◆ **RECORDS SUPPLIED**
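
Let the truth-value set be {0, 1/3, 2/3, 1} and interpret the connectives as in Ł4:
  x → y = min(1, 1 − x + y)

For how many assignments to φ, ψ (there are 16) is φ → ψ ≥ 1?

10

φ = 0, ψ = 0 ↦ 1  ≥
φ = 0, ψ = 1/3 ↦ 1  ≥
φ = 0, ψ = 2/3 ↦ 1  ≥
φ = 0, ψ = 1 ↦ 1  ≥
φ = 1/3, ψ = 0 ↦ 2/3  <
φ = 1/3, ψ = 1/3 ↦ 1  ≥
φ = 1/3, ψ = 2/3 ↦ 1  ≥
φ = 1/3, ψ = 1 ↦ 1  ≥
φ = 2/3, ψ = 0 ↦ 1/3  <
φ = 2/3, ψ = 1/3 ↦ 2/3  <
φ = 2/3, ψ = 2/3 ↦ 1  ≥
φ = 2/3, ψ = 1 ↦ 1  ≥
φ = 1, ψ = 0 ↦ 0  <
φ = 1, ψ = 1/3 ↦ 1/3  <
φ = 1, ψ = 2/3 ↦ 2/3  <
φ = 1, ψ = 1 ↦ 1  ≥
So 10 of the 16 assignments meet the threshold.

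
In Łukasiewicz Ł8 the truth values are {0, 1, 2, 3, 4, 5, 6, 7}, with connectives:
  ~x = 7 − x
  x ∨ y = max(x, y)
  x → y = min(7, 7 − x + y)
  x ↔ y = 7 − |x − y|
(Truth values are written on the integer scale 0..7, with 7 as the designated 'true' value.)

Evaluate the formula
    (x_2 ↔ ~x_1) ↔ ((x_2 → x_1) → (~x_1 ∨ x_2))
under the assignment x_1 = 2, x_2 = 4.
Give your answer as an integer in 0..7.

~x_1 = ~2 = 5
x_2 ↔ ~x_1 = 4 ↔ 5 = 6
x_2 → x_1 = 4 → 2 = 5
~x_1 = ~2 = 5
~x_1 ∨ x_2 = 5 ∨ 4 = 5
(x_2 → x_1) → (~x_1 ∨ x_2) = 5 → 5 = 7
(x_2 ↔ ~x_1) ↔ ((x_2 → x_1) → (~x_1 ∨ x_2)) = 6 ↔ 7 = 6

6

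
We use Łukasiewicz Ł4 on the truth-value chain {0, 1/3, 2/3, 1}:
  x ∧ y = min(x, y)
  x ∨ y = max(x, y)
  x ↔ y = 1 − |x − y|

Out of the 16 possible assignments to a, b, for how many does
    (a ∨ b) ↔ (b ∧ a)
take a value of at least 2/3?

10

a = 0, b = 0 ↦ 1  ≥
a = 0, b = 1/3 ↦ 2/3  ≥
a = 0, b = 2/3 ↦ 1/3  <
a = 0, b = 1 ↦ 0  <
a = 1/3, b = 0 ↦ 2/3  ≥
a = 1/3, b = 1/3 ↦ 1  ≥
a = 1/3, b = 2/3 ↦ 2/3  ≥
a = 1/3, b = 1 ↦ 1/3  <
a = 2/3, b = 0 ↦ 1/3  <
a = 2/3, b = 1/3 ↦ 2/3  ≥
a = 2/3, b = 2/3 ↦ 1  ≥
a = 2/3, b = 1 ↦ 2/3  ≥
a = 1, b = 0 ↦ 0  <
a = 1, b = 1/3 ↦ 1/3  <
a = 1, b = 2/3 ↦ 2/3  ≥
a = 1, b = 1 ↦ 1  ≥
So 10 of the 16 assignments meet the threshold.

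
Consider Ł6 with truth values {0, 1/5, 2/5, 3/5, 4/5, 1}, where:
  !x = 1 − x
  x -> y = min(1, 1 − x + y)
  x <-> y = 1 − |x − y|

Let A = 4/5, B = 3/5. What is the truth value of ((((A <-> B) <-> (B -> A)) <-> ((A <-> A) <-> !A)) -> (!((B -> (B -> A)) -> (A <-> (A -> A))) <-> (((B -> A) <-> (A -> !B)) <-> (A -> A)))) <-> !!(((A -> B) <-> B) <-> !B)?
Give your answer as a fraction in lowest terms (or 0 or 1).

A <-> B = 4/5 <-> 3/5 = 4/5
B -> A = 3/5 -> 4/5 = 1
(A <-> B) <-> (B -> A) = 4/5 <-> 1 = 4/5
A <-> A = 4/5 <-> 4/5 = 1
!A = !4/5 = 1/5
(A <-> A) <-> !A = 1 <-> 1/5 = 1/5
((A <-> B) <-> (B -> A)) <-> ((A <-> A) <-> !A) = 4/5 <-> 1/5 = 2/5
B -> A = 3/5 -> 4/5 = 1
B -> (B -> A) = 3/5 -> 1 = 1
A -> A = 4/5 -> 4/5 = 1
A <-> (A -> A) = 4/5 <-> 1 = 4/5
(B -> (B -> A)) -> (A <-> (A -> A)) = 1 -> 4/5 = 4/5
!((B -> (B -> A)) -> (A <-> (A -> A))) = !4/5 = 1/5
B -> A = 3/5 -> 4/5 = 1
!B = !3/5 = 2/5
A -> !B = 4/5 -> 2/5 = 3/5
(B -> A) <-> (A -> !B) = 1 <-> 3/5 = 3/5
A -> A = 4/5 -> 4/5 = 1
((B -> A) <-> (A -> !B)) <-> (A -> A) = 3/5 <-> 1 = 3/5
!((B -> (B -> A)) -> (A <-> (A -> A))) <-> (((B -> A) <-> (A -> !B)) <-> (A -> A)) = 1/5 <-> 3/5 = 3/5
(((A <-> B) <-> (B -> A)) <-> ((A <-> A) <-> !A)) -> (!((B -> (B -> A)) -> (A <-> (A -> A))) <-> (((B -> A) <-> (A -> !B)) <-> (A -> A))) = 2/5 -> 3/5 = 1
A -> B = 4/5 -> 3/5 = 4/5
(A -> B) <-> B = 4/5 <-> 3/5 = 4/5
!B = !3/5 = 2/5
((A -> B) <-> B) <-> !B = 4/5 <-> 2/5 = 3/5
!(((A -> B) <-> B) <-> !B) = !3/5 = 2/5
!!(((A -> B) <-> B) <-> !B) = !2/5 = 3/5
((((A <-> B) <-> (B -> A)) <-> ((A <-> A) <-> !A)) -> (!((B -> (B -> A)) -> (A <-> (A -> A))) <-> (((B -> A) <-> (A -> !B)) <-> (A -> A)))) <-> !!(((A -> B) <-> B) <-> !B) = 1 <-> 3/5 = 3/5

3/5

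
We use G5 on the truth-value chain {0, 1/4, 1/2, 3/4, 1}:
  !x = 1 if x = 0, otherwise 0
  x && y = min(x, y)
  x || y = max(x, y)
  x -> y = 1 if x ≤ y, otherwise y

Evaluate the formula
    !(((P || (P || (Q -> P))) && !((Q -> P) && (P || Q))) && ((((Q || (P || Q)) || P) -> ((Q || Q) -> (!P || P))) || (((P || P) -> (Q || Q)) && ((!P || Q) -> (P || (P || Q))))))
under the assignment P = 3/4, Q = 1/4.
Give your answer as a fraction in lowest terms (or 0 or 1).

1

Q -> P = 1/4 -> 3/4 = 1
P || (Q -> P) = 3/4 || 1 = 1
P || (P || (Q -> P)) = 3/4 || 1 = 1
Q -> P = 1/4 -> 3/4 = 1
P || Q = 3/4 || 1/4 = 3/4
(Q -> P) && (P || Q) = 1 && 3/4 = 3/4
!((Q -> P) && (P || Q)) = !3/4 = 0
(P || (P || (Q -> P))) && !((Q -> P) && (P || Q)) = 1 && 0 = 0
P || Q = 3/4 || 1/4 = 3/4
Q || (P || Q) = 1/4 || 3/4 = 3/4
(Q || (P || Q)) || P = 3/4 || 3/4 = 3/4
Q || Q = 1/4 || 1/4 = 1/4
!P = !3/4 = 0
!P || P = 0 || 3/4 = 3/4
(Q || Q) -> (!P || P) = 1/4 -> 3/4 = 1
((Q || (P || Q)) || P) -> ((Q || Q) -> (!P || P)) = 3/4 -> 1 = 1
P || P = 3/4 || 3/4 = 3/4
Q || Q = 1/4 || 1/4 = 1/4
(P || P) -> (Q || Q) = 3/4 -> 1/4 = 1/4
!P = !3/4 = 0
!P || Q = 0 || 1/4 = 1/4
P || Q = 3/4 || 1/4 = 3/4
P || (P || Q) = 3/4 || 3/4 = 3/4
(!P || Q) -> (P || (P || Q)) = 1/4 -> 3/4 = 1
((P || P) -> (Q || Q)) && ((!P || Q) -> (P || (P || Q))) = 1/4 && 1 = 1/4
(((Q || (P || Q)) || P) -> ((Q || Q) -> (!P || P))) || (((P || P) -> (Q || Q)) && ((!P || Q) -> (P || (P || Q)))) = 1 || 1/4 = 1
((P || (P || (Q -> P))) && !((Q -> P) && (P || Q))) && ((((Q || (P || Q)) || P) -> ((Q || Q) -> (!P || P))) || (((P || P) -> (Q || Q)) && ((!P || Q) -> (P || (P || Q))))) = 0 && 1 = 0
!(((P || (P || (Q -> P))) && !((Q -> P) && (P || Q))) && ((((Q || (P || Q)) || P) -> ((Q || Q) -> (!P || P))) || (((P || P) -> (Q || Q)) && ((!P || Q) -> (P || (P || Q)))))) = !0 = 1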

◆ **WORK ORDER**
From the entries above, extract only the lines running from the one containing "x ↔ y = 1 − |x − y|" through the one containing "Let A = 4/5, B", inclusive.

◆ **COMPLETED EXERCISE**
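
  x ↔ y = 1 − |x − y|

Out of the 16 possible assignments to a, b, for how many does
    (a ∨ b) ↔ (b ∧ a)
take a value of at least 2/3?

10

a = 0, b = 0 ↦ 1  ≥
a = 0, b = 1/3 ↦ 2/3  ≥
a = 0, b = 2/3 ↦ 1/3  <
a = 0, b = 1 ↦ 0  <
a = 1/3, b = 0 ↦ 2/3  ≥
a = 1/3, b = 1/3 ↦ 1  ≥
a = 1/3, b = 2/3 ↦ 2/3  ≥
a = 1/3, b = 1 ↦ 1/3  <
a = 2/3, b = 0 ↦ 1/3  <
a = 2/3, b = 1/3 ↦ 2/3  ≥
a = 2/3, b = 2/3 ↦ 1  ≥
a = 2/3, b = 1 ↦ 2/3  ≥
a = 1, b = 0 ↦ 0  <
a = 1, b = 1/3 ↦ 1/3  <
a = 1, b = 2/3 ↦ 2/3  ≥
a = 1, b = 1 ↦ 1  ≥
So 10 of the 16 assignments meet the threshold.

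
Consider Ł6 with truth values {0, 1/5, 2/5, 3/5, 4/5, 1}, where:
  !x = 1 − x
  x -> y = min(1, 1 − x + y)
  x <-> y = 1 − |x − y|

Let A = 4/5, B = 3/5. What is the truth value of ((((A <-> B) <-> (B -> A)) <-> ((A <-> A) <-> !A)) -> (!((B -> (B -> A)) -> (A <-> (A -> A))) <-> (((B -> A) <-> (A -> !B)) <-> (A -> A)))) <-> !!(((A -> B) <-> B) <-> !B)?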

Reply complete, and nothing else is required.